[Saved data entries]

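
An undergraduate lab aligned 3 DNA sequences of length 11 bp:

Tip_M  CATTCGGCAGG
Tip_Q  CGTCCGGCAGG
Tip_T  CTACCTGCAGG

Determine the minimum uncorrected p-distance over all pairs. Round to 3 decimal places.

Pairwise Hamming distances:
  Tip_M vs Tip_Q: 2
  Tip_M vs Tip_T: 4
  Tip_Q vs Tip_T: 3
The smallest is 2 mismatches, between Tip_M and Tip_Q; p = 2/11 = 0.182.

0.182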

> What the task asks
Here the goal is to repeat each entry exactly.

> Result of the task
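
An undergraduate lab aligned 3 DNA sequences of length 11 bp:

Tip_M  CATTCGGCAGG
Tip_Q  CGTCCGGCAGG
Tip_T  CTACCTGCAGG

Determine the minimum uncorrected p-distance over all pairs. Round to 3 decimal places.

Pairwise Hamming distances:
  Tip_M vs Tip_Q: 2
  Tip_M vs Tip_T: 4
  Tip_Q vs Tip_T: 3
The smallest is 2 mismatches, between Tip_M and Tip_Q; p = 2/11 = 0.182.

0.182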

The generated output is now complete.